[Start of section]
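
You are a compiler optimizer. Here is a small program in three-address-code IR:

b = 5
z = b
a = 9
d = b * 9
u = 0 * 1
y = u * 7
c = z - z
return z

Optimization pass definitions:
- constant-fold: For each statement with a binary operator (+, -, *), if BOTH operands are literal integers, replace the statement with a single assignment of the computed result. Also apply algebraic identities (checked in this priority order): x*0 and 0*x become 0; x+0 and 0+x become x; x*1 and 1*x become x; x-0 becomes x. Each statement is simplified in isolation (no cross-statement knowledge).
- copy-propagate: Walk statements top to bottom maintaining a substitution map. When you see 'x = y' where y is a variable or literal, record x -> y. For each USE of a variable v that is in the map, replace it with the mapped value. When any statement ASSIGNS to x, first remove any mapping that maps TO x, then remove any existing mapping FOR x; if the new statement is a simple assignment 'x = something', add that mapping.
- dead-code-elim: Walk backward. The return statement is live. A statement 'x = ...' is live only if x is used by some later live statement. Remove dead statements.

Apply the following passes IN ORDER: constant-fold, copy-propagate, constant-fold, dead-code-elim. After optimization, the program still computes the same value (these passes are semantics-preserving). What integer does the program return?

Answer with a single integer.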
[End of section]
[Start of section]
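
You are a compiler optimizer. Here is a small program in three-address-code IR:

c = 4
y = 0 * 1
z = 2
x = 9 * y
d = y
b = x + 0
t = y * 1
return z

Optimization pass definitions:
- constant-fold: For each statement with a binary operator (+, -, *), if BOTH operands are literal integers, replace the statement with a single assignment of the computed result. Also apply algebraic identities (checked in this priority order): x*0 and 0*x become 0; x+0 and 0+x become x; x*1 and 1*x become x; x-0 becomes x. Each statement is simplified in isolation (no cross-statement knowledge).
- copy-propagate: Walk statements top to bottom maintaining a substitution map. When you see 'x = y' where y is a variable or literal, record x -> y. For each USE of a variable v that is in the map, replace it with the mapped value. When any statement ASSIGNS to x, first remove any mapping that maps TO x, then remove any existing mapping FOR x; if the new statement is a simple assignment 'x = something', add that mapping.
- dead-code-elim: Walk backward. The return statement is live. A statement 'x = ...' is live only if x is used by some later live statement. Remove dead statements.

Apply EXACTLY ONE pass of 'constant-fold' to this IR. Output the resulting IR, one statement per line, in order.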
[End of section]
Start with the line above that contains "Apply the following" and end with the line that contains "Answer with a single integer.". Write out those lines exactly, and only those.

* _Task answer_:
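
Apply the following passes IN ORDER: constant-fold, copy-propagate, constant-fold, dead-code-elim. After optimization, the program still computes the same value (these passes are semantics-preserving). What integer does the program return?

Answer with a single integer.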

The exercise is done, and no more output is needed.